Starting with the first line of the records, write out each line exactly until you have included the line containing "9x_1 + 2x_2 ≤ 46".

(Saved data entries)
· · · · · · ·

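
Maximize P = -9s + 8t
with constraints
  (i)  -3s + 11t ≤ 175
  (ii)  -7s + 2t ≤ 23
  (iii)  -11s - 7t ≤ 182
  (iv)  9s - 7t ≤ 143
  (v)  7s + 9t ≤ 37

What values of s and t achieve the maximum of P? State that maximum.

Extreme points and P = -9s + 8t:
  (-525/71, -1021/71) → P = -3443/71
  (-19/11, 60/11) → P = 651/11
  (-39/20, -3211/140) → P = -23231/140
  (773/65, -334/65) → P = -9629/65

The binding constraints are -7s + 2t = 23 and 7s + 9t = 37.
Solving simultaneously gives s = -19/11, t = 60/11.

s = -19/11, t = 60/11, maximum P = 651/11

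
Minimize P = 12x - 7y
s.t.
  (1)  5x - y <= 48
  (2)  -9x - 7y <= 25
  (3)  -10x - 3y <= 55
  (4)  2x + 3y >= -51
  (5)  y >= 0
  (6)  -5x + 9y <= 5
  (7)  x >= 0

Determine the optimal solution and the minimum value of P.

Corner points and P = 12x - 7y:
  (48/5, 0) → P = 576/5
  (437/40, 53/8) → P = 3389/40
  (0, 0) → P = 0
  (0, 5/9) → P = -35/9

The binding constraints are -5x + 9y = 5 and x = 0.
Solving simultaneously gives x = 0, y = 5/9.

x = 0, y = 5/9, minimum P = -35/9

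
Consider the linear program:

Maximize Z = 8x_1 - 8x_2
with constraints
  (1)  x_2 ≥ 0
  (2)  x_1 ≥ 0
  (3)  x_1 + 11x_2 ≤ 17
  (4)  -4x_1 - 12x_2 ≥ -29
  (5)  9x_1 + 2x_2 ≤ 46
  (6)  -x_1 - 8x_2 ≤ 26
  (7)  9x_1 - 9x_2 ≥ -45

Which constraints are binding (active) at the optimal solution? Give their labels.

(1) and (5)

Feasible corners and Z = 8x_1 - 8x_2:
  (0, 0) → Z = 0
  (46/9, 0) → Z = 368/9
  (0, 17/11) → Z = -136/11
  (115/32, 39/32) → Z = 19
  (247/50, 77/100) → Z = 834/25

The maximum is at (46/9, 0). Substituting into each constraint, equality holds for (1) and (5); the remaining constraints have slack.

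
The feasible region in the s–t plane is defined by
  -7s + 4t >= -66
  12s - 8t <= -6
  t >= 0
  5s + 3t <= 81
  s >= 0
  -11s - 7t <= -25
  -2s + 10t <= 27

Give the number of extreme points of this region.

Intersecting each pair of boundary lines and keeping only the points that satisfy every inequality leaves:
  (79/86, 183/86)
  (3/2, 3)
  (61/124, 347/124)

3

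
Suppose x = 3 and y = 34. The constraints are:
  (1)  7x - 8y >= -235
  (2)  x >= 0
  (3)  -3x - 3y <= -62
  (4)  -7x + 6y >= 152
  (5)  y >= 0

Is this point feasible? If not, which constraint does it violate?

Constraint (1): 7x - 8y = -251, which is not ≥ -235. All other constraints are satisfied.

not feasible — violates (1)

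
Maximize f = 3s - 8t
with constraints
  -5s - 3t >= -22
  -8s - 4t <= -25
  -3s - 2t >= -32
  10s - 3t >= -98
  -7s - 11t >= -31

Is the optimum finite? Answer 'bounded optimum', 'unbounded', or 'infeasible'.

unbounded

From the feasible point (149/34, 1/34), moving in the direction (3, -5) keeps every constraint satisfied while f increases without bound.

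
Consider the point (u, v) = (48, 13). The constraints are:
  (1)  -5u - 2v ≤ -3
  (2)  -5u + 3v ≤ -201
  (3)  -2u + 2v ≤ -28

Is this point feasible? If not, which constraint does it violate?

(1): -266 ≤ -3 ✓
(2): -201 ≤ -201 ✓
(3): -70 ≤ -28 ✓

feasible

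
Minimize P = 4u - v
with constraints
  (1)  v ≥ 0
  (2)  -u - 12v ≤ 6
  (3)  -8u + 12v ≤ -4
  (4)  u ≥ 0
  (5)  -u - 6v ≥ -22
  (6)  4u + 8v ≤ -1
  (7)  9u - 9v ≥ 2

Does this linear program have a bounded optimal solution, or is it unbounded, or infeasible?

The boundaries v = 0 and -8u + 12v = -4 meet at (1/2, 0), but that point violates 4u + 8v ≤ -1. Every candidate vertex is excluded by some other constraint, so the feasible region is empty.

infeasible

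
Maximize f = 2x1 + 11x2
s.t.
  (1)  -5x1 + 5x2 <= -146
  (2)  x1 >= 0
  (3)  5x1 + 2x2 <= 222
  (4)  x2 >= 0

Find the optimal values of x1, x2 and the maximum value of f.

Feasible corners and f = 2x1 + 11x2:
  (1402/35, 76/7) → f = 6984/35
  (146/5, 0) → f = 292/5
  (222/5, 0) → f = 444/5

At the optimal vertex, -5x1 + 5x2 = -146 and 5x1 + 2x2 = 222.
Solving simultaneously gives x1 = 1402/35, x2 = 76/7.

x1 = 1402/35, x2 = 76/7, maximum f = 6984/35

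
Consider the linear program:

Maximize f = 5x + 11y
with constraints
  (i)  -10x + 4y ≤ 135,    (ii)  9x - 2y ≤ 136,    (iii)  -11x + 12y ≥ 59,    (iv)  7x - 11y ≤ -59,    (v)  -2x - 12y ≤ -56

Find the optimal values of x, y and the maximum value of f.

Extreme points and f = 5x + 11y:
  (407/8, 2575/16) → f = 32395/16
  (-349/32, 415/64) → f = 1075/64
  (875/43, 2027/86) → f = 31047/86
  (59/37, 236/37) → f = 2891/37
  (-46/53, 255/53) → f = 2575/53

The binding constraints are -10x + 4y = 135 and 9x - 2y = 136.
Solving simultaneously gives x = 407/8, y = 2575/16.

x = 407/8, y = 2575/16, maximum f = 32395/16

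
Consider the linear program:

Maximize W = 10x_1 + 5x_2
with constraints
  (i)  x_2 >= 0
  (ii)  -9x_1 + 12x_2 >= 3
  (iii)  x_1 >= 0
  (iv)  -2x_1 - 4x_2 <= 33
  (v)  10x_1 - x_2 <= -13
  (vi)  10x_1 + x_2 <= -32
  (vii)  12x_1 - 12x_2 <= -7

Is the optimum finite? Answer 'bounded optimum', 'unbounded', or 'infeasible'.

infeasible

The boundaries x_2 = 0 and -2x_1 - 4x_2 = 33 meet at (-33/2, 0), but that point violates x_1 ≥ 0. Every candidate vertex is excluded by some other constraint, so the feasible region is empty.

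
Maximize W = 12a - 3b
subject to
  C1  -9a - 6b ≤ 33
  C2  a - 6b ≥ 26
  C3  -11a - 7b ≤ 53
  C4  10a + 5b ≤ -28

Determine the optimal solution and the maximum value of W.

a = -1/5, b = -26/5, maximum W = 66/5

Extreme points and W = 12a - 3b:
  (-7/10, -89/20) → W = 99/20
  (-1/5, -26/5) → W = 66/5
  (-38/65, -288/65) → W = 408/65

The optimum lies where -9a - 6b = 33 and 10a + 5b = -28.
Solving simultaneously gives a = -1/5, b = -26/5.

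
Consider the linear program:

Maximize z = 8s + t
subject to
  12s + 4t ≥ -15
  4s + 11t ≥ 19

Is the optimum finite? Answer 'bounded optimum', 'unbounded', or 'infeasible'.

unbounded

From the feasible point (-241/116, 72/29), moving in the direction (11, -4) keeps every constraint satisfied while z increases without bound.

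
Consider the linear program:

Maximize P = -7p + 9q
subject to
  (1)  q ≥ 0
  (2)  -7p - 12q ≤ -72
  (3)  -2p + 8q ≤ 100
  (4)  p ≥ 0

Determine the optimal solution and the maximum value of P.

p = 0, q = 25/2, maximum P = 225/2

Corner points and P = -7p + 9q:
  (72/7, 0) → P = -72
  (0, 6) → P = 54
  (0, 25/2) → P = 225/2
The feasible region is unbounded (it extends along (1, 0), (4, 1)), but P strictly decreases along every unbounded feasible direction, so there is no improving ray and the maximum is attained at a vertex.

The binding constraints are -2p + 8q = 100 and p = 0.
Solving simultaneously gives p = 0, q = 25/2.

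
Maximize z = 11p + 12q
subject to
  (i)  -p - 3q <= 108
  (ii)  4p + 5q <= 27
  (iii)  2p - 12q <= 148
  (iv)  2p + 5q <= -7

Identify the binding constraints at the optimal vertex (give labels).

(ii) and (iii)

Vertices and z = 11p + 12q:
  (-142/3, -182/9) → z = -2290/3
  (532/29, -269/29) → z = 2624/29
  (17, -41/5) → z = 443/5
The feasible region is unbounded (it extends along (-3, 1), (-5, 2)), but z strictly decreases along every unbounded feasible direction, so there is no improving ray and the maximum is attained at a vertex.

The maximum is at (532/29, -269/29). Substituting into each constraint, equality holds for (ii) and (iii); the remaining constraints have slack.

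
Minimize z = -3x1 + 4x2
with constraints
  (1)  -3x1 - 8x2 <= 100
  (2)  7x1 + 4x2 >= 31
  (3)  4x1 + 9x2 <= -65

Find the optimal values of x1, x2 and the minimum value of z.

The binding constraints are -3x1 - 8x2 = 100 and 4x1 + 9x2 = -65.
Solving simultaneously gives x1 = 76, x2 = -41.

x1 = 76, x2 = -41, minimum z = -392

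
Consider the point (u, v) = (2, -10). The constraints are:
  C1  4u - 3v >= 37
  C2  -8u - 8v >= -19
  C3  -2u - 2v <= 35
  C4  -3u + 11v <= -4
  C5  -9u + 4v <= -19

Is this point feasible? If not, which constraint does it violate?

C1: 38 ≥ 37 ✓
C2: 64 ≥ -19 ✓
C3: 16 ≤ 35 ✓
C4: -116 ≤ -4 ✓
C5: -58 ≤ -19 ✓

feasible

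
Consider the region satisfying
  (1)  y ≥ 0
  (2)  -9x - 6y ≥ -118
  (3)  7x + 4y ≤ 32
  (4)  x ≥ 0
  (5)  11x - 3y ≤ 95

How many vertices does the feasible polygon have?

Of the 10 pairwise boundary intersections, those satisfying every inequality are:
  (32/7, 0)
  (0, 0)
  (0, 8)

3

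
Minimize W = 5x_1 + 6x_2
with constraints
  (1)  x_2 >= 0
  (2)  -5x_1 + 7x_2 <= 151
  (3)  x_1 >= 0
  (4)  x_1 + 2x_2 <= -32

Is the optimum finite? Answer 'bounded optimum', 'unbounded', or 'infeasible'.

The boundaries x_2 = 0 and x_1 = 0 meet at (0, 0), but that point violates x_1 + 2x_2 ≤ -32. Every candidate vertex is excluded by some other constraint, so the feasible region is empty.

infeasible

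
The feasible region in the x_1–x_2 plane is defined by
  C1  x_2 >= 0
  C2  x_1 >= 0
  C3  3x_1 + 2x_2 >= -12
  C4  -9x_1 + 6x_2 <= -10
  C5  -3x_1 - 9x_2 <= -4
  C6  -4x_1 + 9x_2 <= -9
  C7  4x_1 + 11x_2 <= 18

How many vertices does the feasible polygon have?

3

Of the 21 pairwise boundary intersections, those satisfying every inequality are:
  (9/4, 0)
  (9/2, 0)
  (261/80, 9/20)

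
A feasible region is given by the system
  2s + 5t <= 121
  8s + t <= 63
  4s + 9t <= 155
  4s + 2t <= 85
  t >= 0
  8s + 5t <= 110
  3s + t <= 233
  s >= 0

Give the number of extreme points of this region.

5

Pairwise boundary intersections that survive every other constraint:
  (63/8, 0)
  (205/32, 47/4)
  (215/52, 200/13)
  (0, 155/9)
  (0, 0)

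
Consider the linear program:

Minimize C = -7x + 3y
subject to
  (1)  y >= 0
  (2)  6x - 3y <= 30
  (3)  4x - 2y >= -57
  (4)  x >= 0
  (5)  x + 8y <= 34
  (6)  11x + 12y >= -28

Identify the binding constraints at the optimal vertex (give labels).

(2) and (5)

Vertices and C = -7x + 3y:
  (5, 0) → C = -35
  (0, 0) → C = 0
  (114/17, 58/17) → C = -624/17
  (0, 17/4) → C = 51/4

The minimum is at (114/17, 58/17). Substituting into each constraint, equality holds for (2) and (5); the remaining constraints have slack.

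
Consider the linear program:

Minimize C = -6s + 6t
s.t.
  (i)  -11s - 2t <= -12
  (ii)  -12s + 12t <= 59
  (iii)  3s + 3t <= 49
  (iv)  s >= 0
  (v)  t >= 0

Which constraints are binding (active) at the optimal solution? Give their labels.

(iii) and (v)

Corner points and C = -6s + 6t:
  (1/6, 61/12) → C = 59/2
  (12/11, 0) → C = -72/11
  (137/24, 85/8) → C = 59/2
  (49/3, 0) → C = -98

The minimum is at (49/3, 0). Substituting into each constraint, equality holds for (iii) and (v); the remaining constraints have slack.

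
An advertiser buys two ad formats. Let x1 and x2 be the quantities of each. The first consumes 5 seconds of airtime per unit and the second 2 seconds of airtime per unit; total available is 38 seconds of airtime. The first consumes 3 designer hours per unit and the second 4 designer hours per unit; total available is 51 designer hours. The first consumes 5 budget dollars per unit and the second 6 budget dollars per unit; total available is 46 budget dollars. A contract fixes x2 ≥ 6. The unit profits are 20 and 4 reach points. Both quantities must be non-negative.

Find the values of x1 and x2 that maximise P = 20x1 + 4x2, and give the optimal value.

Vertices and P = 20x1 + 4x2:
  (0, 23/3) → P = 92/3
  (0, 6) → P = 24
  (2, 6) → P = 64

The optimum lies where 5x1 + 6x2 = 46 and x2 = 6.
Solving simultaneously gives x1 = 2, x2 = 6.

x1 = 2, x2 = 6, maximum P = 64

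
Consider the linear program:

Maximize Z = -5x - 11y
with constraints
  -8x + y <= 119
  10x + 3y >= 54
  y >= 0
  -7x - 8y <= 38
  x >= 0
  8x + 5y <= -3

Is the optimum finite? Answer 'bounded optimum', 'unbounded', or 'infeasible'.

infeasible

The boundaries -8x + y = 119 and x = 0 meet at (0, 119), but that point violates 8x + 5y ≤ -3. Every candidate vertex is excluded by some other constraint, so the feasible region is empty.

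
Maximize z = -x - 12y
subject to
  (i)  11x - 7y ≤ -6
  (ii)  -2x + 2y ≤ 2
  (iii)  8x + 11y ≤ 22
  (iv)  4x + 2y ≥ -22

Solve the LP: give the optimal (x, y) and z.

Vertices and z = -x - 12y:
  (1/4, 5/4) → z = -61/4
  (-83/25, -109/25) → z = 1391/25
  (-4, -3) → z = 40

The optimum lies where 11x - 7y = -6 and 4x + 2y = -22.
Solving simultaneously gives x = -83/25, y = -109/25.

x = -83/25, y = -109/25, maximum z = 1391/25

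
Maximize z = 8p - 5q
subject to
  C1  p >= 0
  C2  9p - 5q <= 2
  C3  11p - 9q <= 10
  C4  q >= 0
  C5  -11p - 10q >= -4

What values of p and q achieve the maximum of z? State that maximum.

p = 2/9, q = 0, maximum z = 16/9

Corner points and z = 8p - 5q:
  (0, 0) → z = 0
  (0, 2/5) → z = -2
  (2/9, 0) → z = 16/9
  (8/29, 14/145) → z = 50/29

The optimum lies where 9p - 5q = 2 and q = 0.
Solving simultaneously gives p = 2/9, q = 0.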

· · · · · · ·

- Response area
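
Maximize P = -9s + 8t
with constraints
  (i)  -3s + 11t ≤ 175
  (ii)  -7s + 2t ≤ 23
  (iii)  -11s - 7t ≤ 182
  (iv)  9s - 7t ≤ 143
  (v)  7s + 9t ≤ 37

What values of s and t achieve the maximum of P? State that maximum.

Extreme points and P = -9s + 8t:
  (-525/71, -1021/71) → P = -3443/71
  (-19/11, 60/11) → P = 651/11
  (-39/20, -3211/140) → P = -23231/140
  (773/65, -334/65) → P = -9629/65

The binding constraints are -7s + 2t = 23 and 7s + 9t = 37.
Solving simultaneously gives s = -19/11, t = 60/11.

s = -19/11, t = 60/11, maximum P = 651/11

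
Minimize P = 12x - 7y
s.t.
  (1)  5x - y <= 48
  (2)  -9x - 7y <= 25
  (3)  -10x - 3y <= 55
  (4)  2x + 3y >= -51
  (5)  y >= 0
  (6)  -5x + 9y <= 5
  (7)  x >= 0

Determine the optimal solution and the minimum value of P.

Corner points and P = 12x - 7y:
  (48/5, 0) → P = 576/5
  (437/40, 53/8) → P = 3389/40
  (0, 0) → P = 0
  (0, 5/9) → P = -35/9

The binding constraints are -5x + 9y = 5 and x = 0.
Solving simultaneously gives x = 0, y = 5/9.

x = 0, y = 5/9, minimum P = -35/9

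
Consider the linear program:

Maximize Z = 8x_1 - 8x_2
with constraints
  (1)  x_2 ≥ 0
  (2)  x_1 ≥ 0
  (3)  x_1 + 11x_2 ≤ 17
  (4)  -4x_1 - 12x_2 ≥ -29
  (5)  9x_1 + 2x_2 ≤ 46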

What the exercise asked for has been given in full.